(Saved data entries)
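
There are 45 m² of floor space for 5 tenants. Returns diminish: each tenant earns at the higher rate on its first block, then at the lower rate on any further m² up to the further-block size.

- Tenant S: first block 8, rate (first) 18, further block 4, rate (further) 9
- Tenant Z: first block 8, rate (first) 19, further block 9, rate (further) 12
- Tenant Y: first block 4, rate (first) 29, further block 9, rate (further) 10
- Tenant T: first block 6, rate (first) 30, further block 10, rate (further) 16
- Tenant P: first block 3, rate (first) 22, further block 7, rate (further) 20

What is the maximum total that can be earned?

Treat each block as its own option and order by rate: Tenant T/tier1 30 > Tenant Y/tier1 29 > Tenant P/tier1 22 > Tenant P/tier2 20 > Tenant Z/tier1 19 > Tenant S/tier1 18 > Tenant T/tier2 16 > Tenant Z/tier2 12 > Tenant Y/tier2 10 > Tenant S/tier2 9.
Tenant T/tier1 (30): +6 → 39 left.
Tenant Y/tier1 (29): +4 → 35 left.
Tenant P tier1 at 22: fill all 3 → 32 left.
Fill Tenant P tier2 block (7 at 20) → 25 left.
Tenant Z tier1 at 19: fill all 8 → 17 left.
Fill Tenant S tier1 block (8 at 18) → 9 left.
9 remain; put them into Tenant T tier2 at 16.
Total = 30×6 + 29×4 + 22×3 + 20×7 + 19×8 + 18×8 + 16×9 = 942.

942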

◆ Work instruction ◆
A copy of each line above that holds the word "further" is the expected answer.

◆ Written response ◆
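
There are 45 m² of floor space for 5 tenants. Returns diminish: each tenant earns at the higher rate on its first block, then at the lower rate on any further m² up to the further-block size.
- Tenant S: first block 8, rate (first) 18, further block 4, rate (further) 9
- Tenant Z: first block 8, rate (first) 19, further block 9, rate (further) 12
- Tenant Y: first block 4, rate (first) 29, further block 9, rate (further) 10
- Tenant T: first block 6, rate (first) 30, further block 10, rate (further) 16
- Tenant P: first block 3, rate (first) 22, further block 7, rate (further) 20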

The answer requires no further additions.